#### [Record extracts]
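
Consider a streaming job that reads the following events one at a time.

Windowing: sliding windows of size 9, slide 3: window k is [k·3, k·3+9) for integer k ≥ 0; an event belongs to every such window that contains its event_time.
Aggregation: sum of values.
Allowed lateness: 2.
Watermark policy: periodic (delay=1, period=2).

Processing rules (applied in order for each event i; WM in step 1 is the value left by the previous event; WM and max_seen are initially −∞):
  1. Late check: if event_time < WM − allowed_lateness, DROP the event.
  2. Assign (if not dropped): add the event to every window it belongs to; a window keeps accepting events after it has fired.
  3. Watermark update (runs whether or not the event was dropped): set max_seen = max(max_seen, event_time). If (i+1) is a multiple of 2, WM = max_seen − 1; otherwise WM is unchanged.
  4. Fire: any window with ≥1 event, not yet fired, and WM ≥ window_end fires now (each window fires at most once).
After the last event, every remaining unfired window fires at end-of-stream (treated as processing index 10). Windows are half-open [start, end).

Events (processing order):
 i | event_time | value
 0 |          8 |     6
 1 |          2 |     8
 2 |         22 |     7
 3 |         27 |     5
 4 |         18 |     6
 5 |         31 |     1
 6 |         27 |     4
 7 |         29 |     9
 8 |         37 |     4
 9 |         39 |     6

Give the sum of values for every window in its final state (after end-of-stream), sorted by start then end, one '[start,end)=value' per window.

[0,9)=14 [3,12)=6 [6,15)=6 [15,24)=7 [18,27)=7 [21,30)=21 [24,33)=15 [27,36)=15 [30,39)=5 [33,42)=10 [36,45)=10 [39,48)=6

i=0 t=8 v=6: → [6,15),[3,12),[0,9); WM=−∞
i=1 t=2 v=8: → [0,9); WM=7
i=2 t=22 v=7: → [21,30),[18,27),[15,24); WM=7
i=3 t=27 v=5: → [27,36),[24,33),[21,30); WM=26; [0,9) fires=14 [3,12) fires=6 [6,15) fires=6 [15,24) fires=7
i=4 t=18 v=6: DROP (t<26-2); WM=26
i=5 t=31 v=1: → [30,39),[27,36),[24,33); WM=30; [18,27) fires=7 [21,30) fires=12
i=6 t=27 v=4: DROP (t<30-2); WM=30
i=7 t=29 v=9: → [27,36),[24,33),[21,30); WM=30
i=8 t=37 v=4: → [36,45),[33,42),[30,39); WM=30
i=9 t=39 v=6: → [39,48),[36,45),[33,42); WM=38; [24,33) fires=15 [27,36) fires=15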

#### [Your instructions]
Gather all lines with the string "Watermark" from the data.

#### [Answer space]
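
Watermark policy: periodic (delay=1, period=2).
  3. Watermark update (runs whether or not the event was dropped): set max_seen = max(max_seen, event_time). If (i+1) is a multiple of 2, WM = max_seen − 1; otherwise WM is unchanged.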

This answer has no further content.